** Opening Recorded information block **

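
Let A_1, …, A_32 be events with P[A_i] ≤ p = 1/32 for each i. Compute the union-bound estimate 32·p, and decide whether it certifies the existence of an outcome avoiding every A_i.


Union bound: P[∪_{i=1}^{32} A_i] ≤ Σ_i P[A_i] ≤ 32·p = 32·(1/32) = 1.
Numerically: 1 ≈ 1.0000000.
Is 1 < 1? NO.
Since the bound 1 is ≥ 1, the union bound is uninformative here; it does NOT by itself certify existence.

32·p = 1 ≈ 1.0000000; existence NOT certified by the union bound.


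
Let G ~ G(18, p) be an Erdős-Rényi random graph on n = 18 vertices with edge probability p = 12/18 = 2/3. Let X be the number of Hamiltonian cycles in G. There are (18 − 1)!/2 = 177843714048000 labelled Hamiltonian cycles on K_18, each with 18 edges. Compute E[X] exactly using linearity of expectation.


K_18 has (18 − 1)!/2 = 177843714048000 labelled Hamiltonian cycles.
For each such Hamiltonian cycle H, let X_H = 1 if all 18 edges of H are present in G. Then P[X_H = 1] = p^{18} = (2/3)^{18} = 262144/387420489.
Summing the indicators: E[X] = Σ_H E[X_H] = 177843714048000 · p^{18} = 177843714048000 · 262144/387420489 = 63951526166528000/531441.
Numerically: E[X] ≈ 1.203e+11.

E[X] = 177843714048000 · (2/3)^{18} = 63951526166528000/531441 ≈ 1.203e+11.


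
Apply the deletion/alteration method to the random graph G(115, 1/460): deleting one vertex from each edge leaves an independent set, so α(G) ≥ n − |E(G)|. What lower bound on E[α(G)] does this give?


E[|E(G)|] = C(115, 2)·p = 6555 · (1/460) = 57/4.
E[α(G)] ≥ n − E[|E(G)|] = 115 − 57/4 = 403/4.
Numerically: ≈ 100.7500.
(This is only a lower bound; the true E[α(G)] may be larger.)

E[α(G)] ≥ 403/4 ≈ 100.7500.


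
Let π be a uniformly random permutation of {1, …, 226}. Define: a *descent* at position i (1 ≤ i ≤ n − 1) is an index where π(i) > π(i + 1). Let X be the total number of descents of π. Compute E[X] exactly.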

** Closing Recorded information block **
** Opening Recorded information block **

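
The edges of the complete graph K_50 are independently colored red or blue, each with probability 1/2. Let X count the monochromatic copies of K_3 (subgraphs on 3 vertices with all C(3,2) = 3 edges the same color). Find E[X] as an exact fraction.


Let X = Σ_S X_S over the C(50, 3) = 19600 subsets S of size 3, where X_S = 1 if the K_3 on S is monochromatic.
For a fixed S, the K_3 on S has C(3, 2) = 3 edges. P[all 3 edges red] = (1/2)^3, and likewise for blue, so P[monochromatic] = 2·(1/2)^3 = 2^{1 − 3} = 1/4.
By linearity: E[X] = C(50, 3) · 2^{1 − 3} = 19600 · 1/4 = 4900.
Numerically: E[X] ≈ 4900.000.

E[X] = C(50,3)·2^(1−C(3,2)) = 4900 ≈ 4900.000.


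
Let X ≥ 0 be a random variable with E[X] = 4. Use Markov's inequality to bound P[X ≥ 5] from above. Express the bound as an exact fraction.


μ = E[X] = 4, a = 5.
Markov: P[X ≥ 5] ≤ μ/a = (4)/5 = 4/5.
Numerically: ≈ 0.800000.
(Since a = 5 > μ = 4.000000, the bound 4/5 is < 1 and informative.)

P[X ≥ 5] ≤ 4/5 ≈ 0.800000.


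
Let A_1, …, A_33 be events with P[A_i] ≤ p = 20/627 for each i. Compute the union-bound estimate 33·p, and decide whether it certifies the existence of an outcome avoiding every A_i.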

** Closing Recorded information block **
** Opening Recorded information block **

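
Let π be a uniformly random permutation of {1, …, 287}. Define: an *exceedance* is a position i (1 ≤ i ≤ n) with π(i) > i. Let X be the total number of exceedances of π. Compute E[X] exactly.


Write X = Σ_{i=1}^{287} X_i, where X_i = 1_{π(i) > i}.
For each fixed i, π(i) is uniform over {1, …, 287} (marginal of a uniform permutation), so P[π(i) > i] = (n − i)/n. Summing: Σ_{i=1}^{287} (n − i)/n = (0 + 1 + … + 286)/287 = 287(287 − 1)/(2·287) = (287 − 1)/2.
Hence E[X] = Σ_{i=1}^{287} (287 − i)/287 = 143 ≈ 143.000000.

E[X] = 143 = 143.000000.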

** Closing Recorded information block **

:: The problem ::
Copy the lines of the data above exactly as written, beginning with the line containing "Let X ≥ 0 be" and ending with the line containing "Let A_1, …, A_33", and leave out all other lines.

:: Output of the task ::
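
Let X ≥ 0 be a random variable with E[X] = 4. Use Markov's inequality to bound P[X ≥ 5] from above. Express the bound as an exact fraction.


μ = E[X] = 4, a = 5.
Markov: P[X ≥ 5] ≤ μ/a = (4)/5 = 4/5.
Numerically: ≈ 0.800000.
(Since a = 5 > μ = 4.000000, the bound 4/5 is < 1 and informative.)

P[X ≥ 5] ≤ 4/5 ≈ 0.800000.


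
Let A_1, …, A_33 be events with P[A_i] ≤ p = 20/627 for each i. Compute the union-bound estimate 33·p, and decide whether it certifies the existence of an outcome avoiding every A_i.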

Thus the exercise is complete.